------ Data supplied ------

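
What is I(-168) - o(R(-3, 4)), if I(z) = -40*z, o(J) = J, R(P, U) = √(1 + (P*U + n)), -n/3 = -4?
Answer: 6719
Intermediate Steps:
n = 12 (n = -3*(-4) = 12)
R(P, U) = √(13 + P*U) (R(P, U) = √(1 + (P*U + 12)) = √(1 + (12 + P*U)) = √(13 + P*U))
I(-168) - o(R(-3, 4)) = -40*(-168) - √(13 - 3*4) = 6720 - √(13 - 12) = 6720 - √1 = 6720 - 1*1 = 6720 - 1 = 6719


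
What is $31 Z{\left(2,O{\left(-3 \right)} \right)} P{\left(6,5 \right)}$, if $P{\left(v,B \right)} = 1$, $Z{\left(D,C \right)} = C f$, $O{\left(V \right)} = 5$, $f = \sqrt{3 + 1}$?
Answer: $310$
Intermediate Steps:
$f = 2$ ($f = \sqrt{4} = 2$)
$Z{\left(D,C \right)} = 2 C$ ($Z{\left(D,C \right)} = C 2 = 2 C$)
$31 Z{\left(2,O{\left(-3 \right)} \right)} P{\left(6,5 \right)} = 31 \cdot 2 \cdot 5 \cdot 1 = 31 \cdot 10 \cdot 1 = 310 \cdot 1 = 310$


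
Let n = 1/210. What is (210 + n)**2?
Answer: 1944898201/44100 ≈ 44102.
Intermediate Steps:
n = 1/210 ≈ 0.0047619
(210 + n)**2 = (210 + 1/210)**2 = (44101/210)**2 = 1944898201/44100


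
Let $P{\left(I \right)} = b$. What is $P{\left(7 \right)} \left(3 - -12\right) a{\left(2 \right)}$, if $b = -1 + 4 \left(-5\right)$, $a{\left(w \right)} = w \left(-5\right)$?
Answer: $3150$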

------

Work task:
Go through the entries and report every line with the string "What".

Result:
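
What is I(-168) - o(R(-3, 4)), if I(z) = -40*z, o(J) = J, R(P, U) = √(1 + (P*U + n)), -n/3 = -4?
What is $31 Z{\left(2,O{\left(-3 \right)} \right)} P{\left(6,5 \right)}$, if $P{\left(v,B \right)} = 1$, $Z{\left(D,C \right)} = C f$, $O{\left(V \right)} = 5$, $f = \sqrt{3 + 1}$?
Let n = 1/210. What is (210 + n)**2?
Let $P{\left(I \right)} = b$. What is $P{\left(7 \right)} \left(3 - -12\right) a{\left(2 \right)}$, if $b = -1 + 4 \left(-5\right)$, $a{\left(w \right)} = w \left(-5\right)$?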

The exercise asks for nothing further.